**ACTIVITY:**
The answer consists of one number: how many lines of the data below include the string "What".

(Stored items)
◇ ◇ ◇ ◇ ◇
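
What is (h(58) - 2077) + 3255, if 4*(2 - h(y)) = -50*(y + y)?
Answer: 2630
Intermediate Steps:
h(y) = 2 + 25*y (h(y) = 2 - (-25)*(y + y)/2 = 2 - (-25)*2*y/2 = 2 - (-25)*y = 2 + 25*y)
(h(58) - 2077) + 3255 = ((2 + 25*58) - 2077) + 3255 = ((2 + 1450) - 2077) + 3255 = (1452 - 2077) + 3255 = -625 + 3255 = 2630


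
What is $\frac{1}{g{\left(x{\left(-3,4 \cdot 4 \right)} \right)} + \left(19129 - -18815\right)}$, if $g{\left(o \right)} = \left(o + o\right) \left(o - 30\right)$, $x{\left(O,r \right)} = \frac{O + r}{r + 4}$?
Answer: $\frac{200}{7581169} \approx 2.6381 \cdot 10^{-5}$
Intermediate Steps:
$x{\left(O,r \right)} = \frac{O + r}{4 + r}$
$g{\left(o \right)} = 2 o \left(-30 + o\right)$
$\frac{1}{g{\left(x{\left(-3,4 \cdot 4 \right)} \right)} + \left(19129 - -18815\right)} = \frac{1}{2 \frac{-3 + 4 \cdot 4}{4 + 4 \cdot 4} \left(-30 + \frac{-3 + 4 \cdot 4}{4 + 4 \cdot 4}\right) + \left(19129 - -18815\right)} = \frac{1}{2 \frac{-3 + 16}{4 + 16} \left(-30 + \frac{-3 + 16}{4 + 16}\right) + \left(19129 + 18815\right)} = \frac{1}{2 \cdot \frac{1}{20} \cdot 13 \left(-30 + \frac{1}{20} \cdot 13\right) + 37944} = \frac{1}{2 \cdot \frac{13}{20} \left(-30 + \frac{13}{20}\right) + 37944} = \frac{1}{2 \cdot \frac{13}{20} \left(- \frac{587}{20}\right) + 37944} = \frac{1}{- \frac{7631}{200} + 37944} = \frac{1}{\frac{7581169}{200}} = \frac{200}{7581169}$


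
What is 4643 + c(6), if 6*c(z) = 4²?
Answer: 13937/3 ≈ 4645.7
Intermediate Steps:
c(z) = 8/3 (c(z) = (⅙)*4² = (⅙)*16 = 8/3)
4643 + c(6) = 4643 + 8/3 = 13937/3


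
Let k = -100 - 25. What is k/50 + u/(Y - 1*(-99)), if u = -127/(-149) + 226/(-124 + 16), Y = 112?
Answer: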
◇ ◇ ◇ ◇ ◇
**PROBLEM SOLUTION:**
4